EXERCISE: Should any entry seem unclear, still set it down exactly as given, along with all the others.

DATA SUPPLIED:
★ ★ ★ ★ ★

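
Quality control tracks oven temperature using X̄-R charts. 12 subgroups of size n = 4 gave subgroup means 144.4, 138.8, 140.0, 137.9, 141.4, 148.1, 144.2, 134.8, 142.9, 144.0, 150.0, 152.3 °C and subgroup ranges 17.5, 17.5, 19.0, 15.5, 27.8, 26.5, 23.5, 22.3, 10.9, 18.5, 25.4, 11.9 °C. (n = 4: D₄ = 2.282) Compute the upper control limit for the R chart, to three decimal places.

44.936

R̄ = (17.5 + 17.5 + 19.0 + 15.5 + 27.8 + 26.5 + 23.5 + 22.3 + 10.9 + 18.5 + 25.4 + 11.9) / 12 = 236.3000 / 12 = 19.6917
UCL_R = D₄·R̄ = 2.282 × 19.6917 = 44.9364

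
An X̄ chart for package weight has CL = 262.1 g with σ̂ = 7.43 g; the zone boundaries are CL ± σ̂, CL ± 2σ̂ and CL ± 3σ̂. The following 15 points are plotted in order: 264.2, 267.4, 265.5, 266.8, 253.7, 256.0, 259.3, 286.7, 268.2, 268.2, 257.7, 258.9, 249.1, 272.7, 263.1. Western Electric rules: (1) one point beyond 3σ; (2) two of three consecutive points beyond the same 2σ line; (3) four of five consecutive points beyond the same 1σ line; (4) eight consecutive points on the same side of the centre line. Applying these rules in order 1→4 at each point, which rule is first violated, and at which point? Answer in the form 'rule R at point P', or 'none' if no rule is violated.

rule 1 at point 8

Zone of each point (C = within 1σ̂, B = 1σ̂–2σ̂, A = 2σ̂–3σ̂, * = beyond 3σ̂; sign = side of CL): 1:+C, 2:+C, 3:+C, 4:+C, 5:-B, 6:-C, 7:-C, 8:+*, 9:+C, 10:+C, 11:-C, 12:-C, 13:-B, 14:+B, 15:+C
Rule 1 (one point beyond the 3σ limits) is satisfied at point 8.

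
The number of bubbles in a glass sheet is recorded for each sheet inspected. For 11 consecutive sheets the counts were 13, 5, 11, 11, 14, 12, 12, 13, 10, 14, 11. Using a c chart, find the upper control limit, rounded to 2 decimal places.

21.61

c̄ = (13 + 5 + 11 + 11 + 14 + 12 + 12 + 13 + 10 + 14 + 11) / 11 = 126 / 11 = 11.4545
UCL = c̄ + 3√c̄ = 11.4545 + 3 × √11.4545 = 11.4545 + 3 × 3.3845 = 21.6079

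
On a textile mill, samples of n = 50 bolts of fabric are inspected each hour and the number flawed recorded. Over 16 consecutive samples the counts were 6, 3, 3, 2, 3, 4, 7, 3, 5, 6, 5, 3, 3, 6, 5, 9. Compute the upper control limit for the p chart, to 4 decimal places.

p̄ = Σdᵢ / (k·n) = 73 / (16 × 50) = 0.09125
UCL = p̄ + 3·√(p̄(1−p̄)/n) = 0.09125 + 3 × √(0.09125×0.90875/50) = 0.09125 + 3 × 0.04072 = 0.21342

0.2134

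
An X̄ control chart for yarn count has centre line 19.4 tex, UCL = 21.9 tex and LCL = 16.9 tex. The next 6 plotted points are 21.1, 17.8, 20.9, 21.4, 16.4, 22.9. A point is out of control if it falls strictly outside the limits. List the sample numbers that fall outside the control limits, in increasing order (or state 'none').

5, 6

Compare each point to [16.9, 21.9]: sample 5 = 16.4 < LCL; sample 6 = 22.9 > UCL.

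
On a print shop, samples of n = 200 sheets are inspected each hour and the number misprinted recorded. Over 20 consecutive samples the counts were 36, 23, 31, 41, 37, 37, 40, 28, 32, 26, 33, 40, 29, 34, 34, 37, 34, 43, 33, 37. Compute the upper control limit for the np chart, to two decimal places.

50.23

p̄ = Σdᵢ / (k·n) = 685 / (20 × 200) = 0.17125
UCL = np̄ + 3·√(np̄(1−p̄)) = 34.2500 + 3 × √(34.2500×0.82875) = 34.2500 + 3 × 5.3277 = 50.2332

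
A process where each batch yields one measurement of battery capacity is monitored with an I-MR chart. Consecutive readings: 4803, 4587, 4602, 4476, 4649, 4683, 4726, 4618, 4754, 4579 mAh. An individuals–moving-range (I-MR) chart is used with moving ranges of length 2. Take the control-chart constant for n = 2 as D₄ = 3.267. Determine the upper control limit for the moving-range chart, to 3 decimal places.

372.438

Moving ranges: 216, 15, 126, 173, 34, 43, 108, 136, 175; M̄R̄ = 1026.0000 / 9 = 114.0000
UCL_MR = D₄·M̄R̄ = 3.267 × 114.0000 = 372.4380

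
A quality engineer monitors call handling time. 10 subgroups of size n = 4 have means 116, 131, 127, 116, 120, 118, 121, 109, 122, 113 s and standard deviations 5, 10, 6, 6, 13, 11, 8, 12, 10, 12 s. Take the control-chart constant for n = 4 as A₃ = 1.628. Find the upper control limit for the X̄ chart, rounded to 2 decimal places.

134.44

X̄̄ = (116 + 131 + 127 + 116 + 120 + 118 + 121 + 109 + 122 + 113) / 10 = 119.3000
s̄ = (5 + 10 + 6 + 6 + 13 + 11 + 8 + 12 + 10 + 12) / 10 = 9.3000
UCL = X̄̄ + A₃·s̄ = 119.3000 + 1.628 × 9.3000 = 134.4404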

★ ★ ★ ★ ★

TASK OUTPUT:
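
Quality control tracks oven temperature using X̄-R charts. 12 subgroups of size n = 4 gave subgroup means 144.4, 138.8, 140.0, 137.9, 141.4, 148.1, 144.2, 134.8, 142.9, 144.0, 150.0, 152.3 °C and subgroup ranges 17.5, 17.5, 19.0, 15.5, 27.8, 26.5, 23.5, 22.3, 10.9, 18.5, 25.4, 11.9 °C. (n = 4: D₄ = 2.282) Compute the upper control limit for the R chart, to three decimal places.

44.936

R̄ = (17.5 + 17.5 + 19.0 + 15.5 + 27.8 + 26.5 + 23.5 + 22.3 + 10.9 + 18.5 + 25.4 + 11.9) / 12 = 236.3000 / 12 = 19.6917
UCL_R = D₄·R̄ = 2.282 × 19.6917 = 44.9364

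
An X̄ chart for package weight has CL = 262.1 g with σ̂ = 7.43 g; the zone boundaries are CL ± σ̂, CL ± 2σ̂ and CL ± 3σ̂. The following 15 points are plotted in order: 264.2, 267.4, 265.5, 266.8, 253.7, 256.0, 259.3, 286.7, 268.2, 268.2, 257.7, 258.9, 249.1, 272.7, 263.1. Western Electric rules: (1) one point beyond 3σ; (2) two of three consecutive points beyond the same 2σ line; (3) four of five consecutive points beyond the same 1σ line; (4) eight consecutive points on the same side of the centre line. Applying these rules in order 1→4 at each point, which rule is first violated, and at which point? Answer in the form 'rule R at point P', or 'none' if no rule is violated.

rule 1 at point 8

Zone of each point (C = within 1σ̂, B = 1σ̂–2σ̂, A = 2σ̂–3σ̂, * = beyond 3σ̂; sign = side of CL): 1:+C, 2:+C, 3:+C, 4:+C, 5:-B, 6:-C, 7:-C, 8:+*, 9:+C, 10:+C, 11:-C, 12:-C, 13:-B, 14:+B, 15:+C
Rule 1 (one point beyond the 3σ limits) is satisfied at point 8.

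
The number of bubbles in a glass sheet is recorded for each sheet inspected. For 11 consecutive sheets the counts were 13, 5, 11, 11, 14, 12, 12, 13, 10, 14, 11. Using a c chart, find the upper control limit, rounded to 2 decimal places.

21.61

c̄ = (13 + 5 + 11 + 11 + 14 + 12 + 12 + 13 + 10 + 14 + 11) / 11 = 126 / 11 = 11.4545
UCL = c̄ + 3√c̄ = 11.4545 + 3 × √11.4545 = 11.4545 + 3 × 3.3845 = 21.6079

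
On a textile mill, samples of n = 50 bolts of fabric are inspected each hour and the number flawed recorded. Over 16 consecutive samples the counts were 6, 3, 3, 2, 3, 4, 7, 3, 5, 6, 5, 3, 3, 6, 5, 9. Compute the upper control limit for the p chart, to 4 decimal places.

p̄ = Σdᵢ / (k·n) = 73 / (16 × 50) = 0.09125
UCL = p̄ + 3·√(p̄(1−p̄)/n) = 0.09125 + 3 × √(0.09125×0.90875/50) = 0.09125 + 3 × 0.04072 = 0.21342

0.2134

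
An X̄ control chart for yarn count has centre line 19.4 tex, UCL = 21.9 tex and LCL = 16.9 tex. The next 6 plotted points are 21.1, 17.8, 20.9, 21.4, 16.4, 22.9. A point is out of control if it falls strictly outside the limits. List the sample numbers that fall outside the control limits, in increasing order (or state 'none').

5, 6

Compare each point to [16.9, 21.9]: sample 5 = 16.4 < LCL; sample 6 = 22.9 > UCL.

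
On a print shop, samples of n = 200 sheets are inspected each hour and the number misprinted recorded. Over 20 consecutive samples the counts were 36, 23, 31, 41, 37, 37, 40, 28, 32, 26, 33, 40, 29, 34, 34, 37, 34, 43, 33, 37. Compute the upper control limit for the np chart, to two decimal places.

50.23

p̄ = Σdᵢ / (k·n) = 685 / (20 × 200) = 0.17125
UCL = np̄ + 3·√(np̄(1−p̄)) = 34.2500 + 3 × √(34.2500×0.82875) = 34.2500 + 3 × 5.3277 = 50.2332

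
A process where each batch yields one measurement of battery capacity is monitored with an I-MR chart. Consecutive readings: 4803, 4587, 4602, 4476, 4649, 4683, 4726, 4618, 4754, 4579 mAh. An individuals–moving-range (I-MR) chart is used with moving ranges of length 2. Take the control-chart constant for n = 2 as D₄ = 3.267. Determine the upper control limit for the moving-range chart, to 3 decimal places.

372.438

Moving ranges: 216, 15, 126, 173, 34, 43, 108, 136, 175; M̄R̄ = 1026.0000 / 9 = 114.0000
UCL_MR = D₄·M̄R̄ = 3.267 × 114.0000 = 372.4380

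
A quality engineer monitors call handling time. 10 subgroups of size n = 4 have means 116, 131, 127, 116, 120, 118, 121, 109, 122, 113 s and standard deviations 5, 10, 6, 6, 13, 11, 8, 12, 10, 12 s. Take the control-chart constant for n = 4 as A₃ = 1.628. Find the upper control limit for the X̄ chart, rounded to 2 decimal places.

134.44

X̄̄ = (116 + 131 + 127 + 116 + 120 + 118 + 121 + 109 + 122 + 113) / 10 = 119.3000
s̄ = (5 + 10 + 6 + 6 + 13 + 11 + 8 + 12 + 10 + 12) / 10 = 9.3000
UCL = X̄̄ + A₃·s̄ = 119.3000 + 1.628 × 9.3000 = 134.4404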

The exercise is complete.